# Task prompt
All of the entries below, duplicated exactly, make up the answer.

# Records supplied
※

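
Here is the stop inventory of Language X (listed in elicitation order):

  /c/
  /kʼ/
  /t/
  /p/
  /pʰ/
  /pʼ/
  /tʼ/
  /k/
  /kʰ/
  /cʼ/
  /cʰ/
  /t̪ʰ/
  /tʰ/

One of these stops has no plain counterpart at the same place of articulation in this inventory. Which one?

/t̪ʰ/

Bilabial: /p/ ~ /pʰ/ ~ /pʼ/
Alveolar: /t/ ~ /tʰ/ ~ /tʼ/
Palatal: /c/ ~ /cʰ/ ~ /cʼ/
Velar: /k/ ~ /kʰ/ ~ /kʼ/
Dental: only /t̪ʰ/ (aspirated); no plain partner.
So /t̪ʰ/ is the unpaired segment.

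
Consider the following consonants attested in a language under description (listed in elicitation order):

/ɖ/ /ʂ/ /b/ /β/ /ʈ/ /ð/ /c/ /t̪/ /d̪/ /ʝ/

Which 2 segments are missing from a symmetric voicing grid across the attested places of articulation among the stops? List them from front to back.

/p/, /ɟ/

Voiceless: /t̪/ (dental), /ʈ/ (retroflex), /c/ (palatal).
Voiced: /b/ (bilabial), /d̪/ (dental), /ɖ/ (retroflex).
Gaps, from front to back: bilabial lacks voiceless (/p/); palatal lacks voiced (/ɟ/).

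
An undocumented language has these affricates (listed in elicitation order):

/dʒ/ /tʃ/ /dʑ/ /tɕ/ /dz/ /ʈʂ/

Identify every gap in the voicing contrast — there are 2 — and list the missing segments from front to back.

Voiceless: /tʃ/ (postalveolar), /ʈʂ/ (retroflex), /tɕ/ (alveolo-palatal).
Voiced: /dz/ (alveolar), /dʒ/ (postalveolar), /dʑ/ (alveolo-palatal).
Gaps, from front to back: alveolar lacks voiceless (/ts/); retroflex lacks voiced (/ɖʐ/).

/ts/, /ɖʐ/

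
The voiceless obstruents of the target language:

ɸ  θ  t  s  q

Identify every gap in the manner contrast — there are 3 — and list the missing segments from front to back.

/p/, /t̪/, /χ/

Stop: /t/ (alveolar), /q/ (uvular).
Fricative: /ɸ/ (bilabial), /θ/ (dental), /s/ (alveolar).
Gaps, from front to back: bilabial lacks stop (/p/); dental lacks stop (/t̪/); uvular lacks fricative (/χ/).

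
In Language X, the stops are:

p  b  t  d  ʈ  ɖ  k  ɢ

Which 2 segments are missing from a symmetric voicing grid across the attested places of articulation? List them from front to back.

Voiceless: /p/ (bilabial), /t/ (alveolar), /ʈ/ (retroflex), /k/ (velar).
Voiced: /b/ (bilabial), /d/ (alveolar), /ɖ/ (retroflex), /ɢ/ (uvular).
Gaps, from front to back: velar lacks voiced (/ɡ/); uvular lacks voiceless (/q/).

/ɡ/, /q/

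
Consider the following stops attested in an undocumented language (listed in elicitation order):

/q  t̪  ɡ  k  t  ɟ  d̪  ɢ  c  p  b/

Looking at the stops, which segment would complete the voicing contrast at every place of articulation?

Voiceless: /p/ (bilabial), /t̪/ (dental), /t/ (alveolar), /c/ (palatal), /k/ (velar), /q/ (uvular).
Voiced: /b/ (bilabial), /d̪/ (dental), /ɟ/ (palatal), /ɡ/ (velar), /ɢ/ (uvular).
The alveolar row has no voiced member, so the gap is the voiced alveolar stop /d/.

/d/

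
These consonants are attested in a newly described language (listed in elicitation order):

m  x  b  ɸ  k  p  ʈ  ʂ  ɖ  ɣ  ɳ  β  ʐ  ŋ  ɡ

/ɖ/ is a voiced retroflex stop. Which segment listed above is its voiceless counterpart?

The voiceless counterpart is a voiceless retroflex stop — in this inventory, /ʈ/.

/ʈ/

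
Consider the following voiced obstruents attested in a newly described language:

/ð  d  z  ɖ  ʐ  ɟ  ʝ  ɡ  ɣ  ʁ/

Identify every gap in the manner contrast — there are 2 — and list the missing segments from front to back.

place of articulation  stop      fricative
dental            —         ð       
alveolar          d         z       
retroflex         ɖ         ʐ       
palatal           ɟ         ʝ       
velar             ɡ         ɣ       
uvular            —         ʁ       
Gaps, from front to back: dental lacks stop (/d̪/); uvular lacks stop (/ɢ/).

/d̪/, /ɢ/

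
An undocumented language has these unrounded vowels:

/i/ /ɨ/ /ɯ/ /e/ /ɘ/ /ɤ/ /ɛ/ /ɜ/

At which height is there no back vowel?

height            front     central   back    
high              i         ɨ         ɯ       
high-mid          e         ɘ         ɤ       
low-mid           ɛ         ɜ         —       
Every height has a back member except low-mid, where /ʌ/ would be expected.

low-mid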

※

# Solved problem
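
Here is the stop inventory of Language X (listed in elicitation order):

  /c/
  /kʼ/
  /t/
  /p/
  /pʰ/
  /pʼ/
  /tʼ/
  /k/
  /kʰ/
  /cʼ/
  /cʰ/
  /t̪ʰ/
  /tʰ/

One of these stops has no plain counterpart at the same place of articulation in this inventory. Which one?

/t̪ʰ/

Bilabial: /p/ ~ /pʰ/ ~ /pʼ/
Alveolar: /t/ ~ /tʰ/ ~ /tʼ/
Palatal: /c/ ~ /cʰ/ ~ /cʼ/
Velar: /k/ ~ /kʰ/ ~ /kʼ/
Dental: only /t̪ʰ/ (aspirated); no plain partner.
So /t̪ʰ/ is the unpaired segment.

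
Consider the following consonants attested in a language under description (listed in elicitation order):

/ɖ/ /ʂ/ /b/ /β/ /ʈ/ /ð/ /c/ /t̪/ /d̪/ /ʝ/

Which 2 segments are missing from a symmetric voicing grid across the attested places of articulation among the stops? List them from front to back.

/p/, /ɟ/

Voiceless: /t̪/ (dental), /ʈ/ (retroflex), /c/ (palatal).
Voiced: /b/ (bilabial), /d̪/ (dental), /ɖ/ (retroflex).
Gaps, from front to back: bilabial lacks voiceless (/p/); palatal lacks voiced (/ɟ/).

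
An undocumented language has these affricates (listed in elicitation order):

/dʒ/ /tʃ/ /dʑ/ /tɕ/ /dz/ /ʈʂ/

Identify every gap in the voicing contrast — there are 2 — and list the missing segments from front to back.

Voiceless: /tʃ/ (postalveolar), /ʈʂ/ (retroflex), /tɕ/ (alveolo-palatal).
Voiced: /dz/ (alveolar), /dʒ/ (postalveolar), /dʑ/ (alveolo-palatal).
Gaps, from front to back: alveolar lacks voiceless (/ts/); retroflex lacks voiced (/ɖʐ/).

/ts/, /ɖʐ/

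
The voiceless obstruents of the target language:

ɸ  θ  t  s  q

Identify every gap in the manner contrast — there are 3 — and list the missing segments from front to back.

/p/, /t̪/, /χ/

Stop: /t/ (alveolar), /q/ (uvular).
Fricative: /ɸ/ (bilabial), /θ/ (dental), /s/ (alveolar).
Gaps, from front to back: bilabial lacks stop (/p/); dental lacks stop (/t̪/); uvular lacks fricative (/χ/).

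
In Language X, the stops are:

p  b  t  d  ʈ  ɖ  k  ɢ

Which 2 segments are missing from a symmetric voicing grid across the attested places of articulation? List them from front to back.

Voiceless: /p/ (bilabial), /t/ (alveolar), /ʈ/ (retroflex), /k/ (velar).
Voiced: /b/ (bilabial), /d/ (alveolar), /ɖ/ (retroflex), /ɢ/ (uvular).
Gaps, from front to back: velar lacks voiced (/ɡ/); uvular lacks voiceless (/q/).

/ɡ/, /q/

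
Consider the following stops attested in an undocumented language (listed in elicitation order):

/q  t̪  ɡ  k  t  ɟ  d̪  ɢ  c  p  b/

Looking at the stops, which segment would complete the voicing contrast at every place of articulation?

Voiceless: /p/ (bilabial), /t̪/ (dental), /t/ (alveolar), /c/ (palatal), /k/ (velar), /q/ (uvular).
Voiced: /b/ (bilabial), /d̪/ (dental), /ɟ/ (palatal), /ɡ/ (velar), /ɢ/ (uvular).
The alveolar row has no voiced member, so the gap is the voiced alveolar stop /d/.

/d/

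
These consonants are attested in a newly described language (listed in elicitation order):

m  x  b  ɸ  k  p  ʈ  ʂ  ɖ  ɣ  ɳ  β  ʐ  ŋ  ɡ

/ɖ/ is a voiced retroflex stop. Which segment listed above is its voiceless counterpart?

The voiceless counterpart is a voiceless retroflex stop — in this inventory, /ʈ/.

/ʈ/

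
Consider the following voiced obstruents attested in a newly described language:

/ð  d  z  ɖ  ʐ  ɟ  ʝ  ɡ  ɣ  ʁ/

Identify every gap in the manner contrast — there are 2 — and list the missing segments from front to back.

place of articulation  stop      fricative
dental            —         ð       
alveolar          d         z       
retroflex         ɖ         ʐ       
palatal           ɟ         ʝ       
velar             ɡ         ɣ       
uvular            —         ʁ       
Gaps, from front to back: dental lacks stop (/d̪/); uvular lacks stop (/ɢ/).

/d̪/, /ɢ/

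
An undocumented language has these unrounded vowels:

/i/ /ɨ/ /ɯ/ /e/ /ɘ/ /ɤ/ /ɛ/ /ɜ/

At which height is there no back vowel?

height            front     central   back    
high              i         ɨ         ɯ       
high-mid          e         ɘ         ɤ       
low-mid           ɛ         ɜ         —       
Every height has a back member except low-mid, where /ʌ/ would be expected.

low-mid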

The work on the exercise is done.